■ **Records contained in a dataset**
= = =
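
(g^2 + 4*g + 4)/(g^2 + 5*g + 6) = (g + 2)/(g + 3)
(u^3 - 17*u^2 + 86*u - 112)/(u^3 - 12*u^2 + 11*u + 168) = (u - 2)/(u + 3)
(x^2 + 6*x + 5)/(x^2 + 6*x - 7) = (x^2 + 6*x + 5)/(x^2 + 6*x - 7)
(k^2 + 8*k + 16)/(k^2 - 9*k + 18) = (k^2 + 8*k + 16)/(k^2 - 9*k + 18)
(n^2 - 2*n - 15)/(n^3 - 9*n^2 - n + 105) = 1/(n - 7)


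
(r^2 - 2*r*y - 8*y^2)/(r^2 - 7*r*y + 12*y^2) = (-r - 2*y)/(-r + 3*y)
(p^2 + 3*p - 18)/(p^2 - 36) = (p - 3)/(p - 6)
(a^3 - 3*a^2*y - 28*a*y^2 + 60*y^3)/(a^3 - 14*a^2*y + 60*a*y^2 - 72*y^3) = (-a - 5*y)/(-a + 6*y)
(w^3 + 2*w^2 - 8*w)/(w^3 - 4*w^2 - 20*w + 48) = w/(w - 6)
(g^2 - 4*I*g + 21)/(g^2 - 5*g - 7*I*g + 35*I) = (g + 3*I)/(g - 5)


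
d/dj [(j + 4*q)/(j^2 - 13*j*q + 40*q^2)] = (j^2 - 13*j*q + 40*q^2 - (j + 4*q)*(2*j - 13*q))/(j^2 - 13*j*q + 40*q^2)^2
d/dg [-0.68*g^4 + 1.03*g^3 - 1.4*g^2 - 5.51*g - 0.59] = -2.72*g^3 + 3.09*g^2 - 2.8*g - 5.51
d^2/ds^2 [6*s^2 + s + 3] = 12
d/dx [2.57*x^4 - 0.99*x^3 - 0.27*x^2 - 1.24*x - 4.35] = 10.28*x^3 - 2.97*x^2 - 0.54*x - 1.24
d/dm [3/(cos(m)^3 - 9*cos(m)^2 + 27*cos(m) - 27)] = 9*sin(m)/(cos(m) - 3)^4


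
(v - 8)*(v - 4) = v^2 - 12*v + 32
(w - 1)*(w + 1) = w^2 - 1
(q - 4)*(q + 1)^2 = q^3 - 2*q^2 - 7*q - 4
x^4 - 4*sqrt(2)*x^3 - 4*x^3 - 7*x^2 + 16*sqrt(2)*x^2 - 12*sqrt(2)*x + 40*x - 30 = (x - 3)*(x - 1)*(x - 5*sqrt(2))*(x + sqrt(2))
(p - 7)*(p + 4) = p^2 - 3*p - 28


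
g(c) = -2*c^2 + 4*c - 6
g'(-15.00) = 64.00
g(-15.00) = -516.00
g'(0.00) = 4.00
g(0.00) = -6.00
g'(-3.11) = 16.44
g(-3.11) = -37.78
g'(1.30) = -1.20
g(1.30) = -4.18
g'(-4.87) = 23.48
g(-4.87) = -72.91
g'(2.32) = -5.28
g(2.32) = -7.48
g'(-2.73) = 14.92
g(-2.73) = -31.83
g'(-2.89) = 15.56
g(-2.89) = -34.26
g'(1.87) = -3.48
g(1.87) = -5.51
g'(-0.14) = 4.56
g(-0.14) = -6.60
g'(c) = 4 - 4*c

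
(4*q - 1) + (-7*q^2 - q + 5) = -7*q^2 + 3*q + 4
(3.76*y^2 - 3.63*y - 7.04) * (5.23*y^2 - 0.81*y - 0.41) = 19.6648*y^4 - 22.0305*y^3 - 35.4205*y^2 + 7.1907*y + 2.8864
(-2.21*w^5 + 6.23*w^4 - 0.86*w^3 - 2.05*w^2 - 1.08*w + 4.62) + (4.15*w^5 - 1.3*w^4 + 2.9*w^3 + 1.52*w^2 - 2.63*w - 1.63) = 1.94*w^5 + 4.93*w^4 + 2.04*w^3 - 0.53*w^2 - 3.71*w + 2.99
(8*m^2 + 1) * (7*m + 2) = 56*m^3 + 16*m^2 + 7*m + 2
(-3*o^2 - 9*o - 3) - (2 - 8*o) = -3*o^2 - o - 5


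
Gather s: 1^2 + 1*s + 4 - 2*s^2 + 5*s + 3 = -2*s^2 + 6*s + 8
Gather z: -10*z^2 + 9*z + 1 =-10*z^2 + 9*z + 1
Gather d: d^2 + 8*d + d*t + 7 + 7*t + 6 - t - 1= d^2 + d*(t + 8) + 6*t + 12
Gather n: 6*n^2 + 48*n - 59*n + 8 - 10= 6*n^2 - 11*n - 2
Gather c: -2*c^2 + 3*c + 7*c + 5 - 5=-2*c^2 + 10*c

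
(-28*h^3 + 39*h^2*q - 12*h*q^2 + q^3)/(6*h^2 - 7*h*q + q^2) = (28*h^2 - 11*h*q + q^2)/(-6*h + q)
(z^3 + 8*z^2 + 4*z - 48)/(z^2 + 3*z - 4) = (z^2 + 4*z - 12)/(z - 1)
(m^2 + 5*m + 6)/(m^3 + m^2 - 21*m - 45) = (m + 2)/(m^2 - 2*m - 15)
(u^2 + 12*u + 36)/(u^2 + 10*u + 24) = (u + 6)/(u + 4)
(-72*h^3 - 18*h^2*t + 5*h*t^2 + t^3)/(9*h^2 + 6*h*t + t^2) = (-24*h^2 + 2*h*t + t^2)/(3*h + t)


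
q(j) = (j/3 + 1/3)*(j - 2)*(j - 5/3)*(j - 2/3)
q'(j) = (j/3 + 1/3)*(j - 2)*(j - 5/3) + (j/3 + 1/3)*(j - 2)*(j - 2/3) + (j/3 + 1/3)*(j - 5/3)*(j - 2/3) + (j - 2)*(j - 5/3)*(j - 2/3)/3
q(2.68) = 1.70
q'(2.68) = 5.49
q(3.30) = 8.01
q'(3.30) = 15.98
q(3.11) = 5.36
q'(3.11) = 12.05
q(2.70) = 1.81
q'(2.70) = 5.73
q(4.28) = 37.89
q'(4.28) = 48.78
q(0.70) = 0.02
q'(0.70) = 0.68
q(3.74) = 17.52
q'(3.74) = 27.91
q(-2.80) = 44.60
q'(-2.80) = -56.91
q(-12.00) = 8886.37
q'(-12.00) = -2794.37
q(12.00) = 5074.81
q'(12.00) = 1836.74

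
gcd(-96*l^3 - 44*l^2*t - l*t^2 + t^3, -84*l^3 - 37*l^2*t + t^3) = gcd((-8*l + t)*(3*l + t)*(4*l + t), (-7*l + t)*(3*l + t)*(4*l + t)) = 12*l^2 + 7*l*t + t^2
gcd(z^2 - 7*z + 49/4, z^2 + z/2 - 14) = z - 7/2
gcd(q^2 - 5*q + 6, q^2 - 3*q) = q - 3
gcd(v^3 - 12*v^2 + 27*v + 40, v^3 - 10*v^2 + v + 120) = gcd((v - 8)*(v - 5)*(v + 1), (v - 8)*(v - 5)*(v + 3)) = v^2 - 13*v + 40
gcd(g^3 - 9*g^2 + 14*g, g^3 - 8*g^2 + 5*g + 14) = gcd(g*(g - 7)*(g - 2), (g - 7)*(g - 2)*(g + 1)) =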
= = =
■ **WORK ITEM**
Repeat the data word for word, leaving out no line.

■ **SOLUTION TO THE PROBLEM**
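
(g^2 + 4*g + 4)/(g^2 + 5*g + 6) = (g + 2)/(g + 3)
(u^3 - 17*u^2 + 86*u - 112)/(u^3 - 12*u^2 + 11*u + 168) = (u - 2)/(u + 3)
(x^2 + 6*x + 5)/(x^2 + 6*x - 7) = (x^2 + 6*x + 5)/(x^2 + 6*x - 7)
(k^2 + 8*k + 16)/(k^2 - 9*k + 18) = (k^2 + 8*k + 16)/(k^2 - 9*k + 18)
(n^2 - 2*n - 15)/(n^3 - 9*n^2 - n + 105) = 1/(n - 7)


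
(r^2 - 2*r*y - 8*y^2)/(r^2 - 7*r*y + 12*y^2) = (-r - 2*y)/(-r + 3*y)
(p^2 + 3*p - 18)/(p^2 - 36) = (p - 3)/(p - 6)
(a^3 - 3*a^2*y - 28*a*y^2 + 60*y^3)/(a^3 - 14*a^2*y + 60*a*y^2 - 72*y^3) = (-a - 5*y)/(-a + 6*y)
(w^3 + 2*w^2 - 8*w)/(w^3 - 4*w^2 - 20*w + 48) = w/(w - 6)
(g^2 - 4*I*g + 21)/(g^2 - 5*g - 7*I*g + 35*I) = (g + 3*I)/(g - 5)


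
d/dj [(j + 4*q)/(j^2 - 13*j*q + 40*q^2)] = (j^2 - 13*j*q + 40*q^2 - (j + 4*q)*(2*j - 13*q))/(j^2 - 13*j*q + 40*q^2)^2
d/dg [-0.68*g^4 + 1.03*g^3 - 1.4*g^2 - 5.51*g - 0.59] = -2.72*g^3 + 3.09*g^2 - 2.8*g - 5.51
d^2/ds^2 [6*s^2 + s + 3] = 12
d/dx [2.57*x^4 - 0.99*x^3 - 0.27*x^2 - 1.24*x - 4.35] = 10.28*x^3 - 2.97*x^2 - 0.54*x - 1.24
d/dm [3/(cos(m)^3 - 9*cos(m)^2 + 27*cos(m) - 27)] = 9*sin(m)/(cos(m) - 3)^4


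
(v - 8)*(v - 4) = v^2 - 12*v + 32
(w - 1)*(w + 1) = w^2 - 1
(q - 4)*(q + 1)^2 = q^3 - 2*q^2 - 7*q - 4
x^4 - 4*sqrt(2)*x^3 - 4*x^3 - 7*x^2 + 16*sqrt(2)*x^2 - 12*sqrt(2)*x + 40*x - 30 = (x - 3)*(x - 1)*(x - 5*sqrt(2))*(x + sqrt(2))
(p - 7)*(p + 4) = p^2 - 3*p - 28


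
g(c) = -2*c^2 + 4*c - 6
g'(-15.00) = 64.00
g(-15.00) = -516.00
g'(0.00) = 4.00
g(0.00) = -6.00
g'(-3.11) = 16.44
g(-3.11) = -37.78
g'(1.30) = -1.20
g(1.30) = -4.18
g'(-4.87) = 23.48
g(-4.87) = -72.91
g'(2.32) = -5.28
g(2.32) = -7.48
g'(-2.73) = 14.92
g(-2.73) = -31.83
g'(-2.89) = 15.56
g(-2.89) = -34.26
g'(1.87) = -3.48
g(1.87) = -5.51
g'(-0.14) = 4.56
g(-0.14) = -6.60
g'(c) = 4 - 4*c

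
(4*q - 1) + (-7*q^2 - q + 5) = -7*q^2 + 3*q + 4
(3.76*y^2 - 3.63*y - 7.04) * (5.23*y^2 - 0.81*y - 0.41) = 19.6648*y^4 - 22.0305*y^3 - 35.4205*y^2 + 7.1907*y + 2.8864
(-2.21*w^5 + 6.23*w^4 - 0.86*w^3 - 2.05*w^2 - 1.08*w + 4.62) + (4.15*w^5 - 1.3*w^4 + 2.9*w^3 + 1.52*w^2 - 2.63*w - 1.63) = 1.94*w^5 + 4.93*w^4 + 2.04*w^3 - 0.53*w^2 - 3.71*w + 2.99
(8*m^2 + 1) * (7*m + 2) = 56*m^3 + 16*m^2 + 7*m + 2
(-3*o^2 - 9*o - 3) - (2 - 8*o) = -3*o^2 - o - 5


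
Gather s: 1^2 + 1*s + 4 - 2*s^2 + 5*s + 3 = -2*s^2 + 6*s + 8
Gather z: -10*z^2 + 9*z + 1 =-10*z^2 + 9*z + 1
Gather d: d^2 + 8*d + d*t + 7 + 7*t + 6 - t - 1= d^2 + d*(t + 8) + 6*t + 12
Gather n: 6*n^2 + 48*n - 59*n + 8 - 10= 6*n^2 - 11*n - 2
Gather c: -2*c^2 + 3*c + 7*c + 5 - 5=-2*c^2 + 10*c

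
(-28*h^3 + 39*h^2*q - 12*h*q^2 + q^3)/(6*h^2 - 7*h*q + q^2) = (28*h^2 - 11*h*q + q^2)/(-6*h + q)
(z^3 + 8*z^2 + 4*z - 48)/(z^2 + 3*z - 4) = (z^2 + 4*z - 12)/(z - 1)
(m^2 + 5*m + 6)/(m^3 + m^2 - 21*m - 45) = (m + 2)/(m^2 - 2*m - 15)
(u^2 + 12*u + 36)/(u^2 + 10*u + 24) = (u + 6)/(u + 4)
(-72*h^3 - 18*h^2*t + 5*h*t^2 + t^3)/(9*h^2 + 6*h*t + t^2) = (-24*h^2 + 2*h*t + t^2)/(3*h + t)


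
q(j) = (j/3 + 1/3)*(j - 2)*(j - 5/3)*(j - 2/3)
q'(j) = (j/3 + 1/3)*(j - 2)*(j - 5/3) + (j/3 + 1/3)*(j - 2)*(j - 2/3) + (j/3 + 1/3)*(j - 5/3)*(j - 2/3) + (j - 2)*(j - 5/3)*(j - 2/3)/3
q(2.68) = 1.70
q'(2.68) = 5.49
q(3.30) = 8.01
q'(3.30) = 15.98
q(3.11) = 5.36
q'(3.11) = 12.05
q(2.70) = 1.81
q'(2.70) = 5.73
q(4.28) = 37.89
q'(4.28) = 48.78
q(0.70) = 0.02
q'(0.70) = 0.68
q(3.74) = 17.52
q'(3.74) = 27.91
q(-2.80) = 44.60
q'(-2.80) = -56.91
q(-12.00) = 8886.37
q'(-12.00) = -2794.37
q(12.00) = 5074.81
q'(12.00) = 1836.74

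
gcd(-96*l^3 - 44*l^2*t - l*t^2 + t^3, -84*l^3 - 37*l^2*t + t^3) = gcd((-8*l + t)*(3*l + t)*(4*l + t), (-7*l + t)*(3*l + t)*(4*l + t)) = 12*l^2 + 7*l*t + t^2
gcd(z^2 - 7*z + 49/4, z^2 + z/2 - 14) = z - 7/2
gcd(q^2 - 5*q + 6, q^2 - 3*q) = q - 3
gcd(v^3 - 12*v^2 + 27*v + 40, v^3 - 10*v^2 + v + 120) = gcd((v - 8)*(v - 5)*(v + 1), (v - 8)*(v - 5)*(v + 3)) = v^2 - 13*v + 40
gcd(g^3 - 9*g^2 + 14*g, g^3 - 8*g^2 + 5*g + 14) = gcd(g*(g - 7)*(g - 2), (g - 7)*(g - 2)*(g + 1)) =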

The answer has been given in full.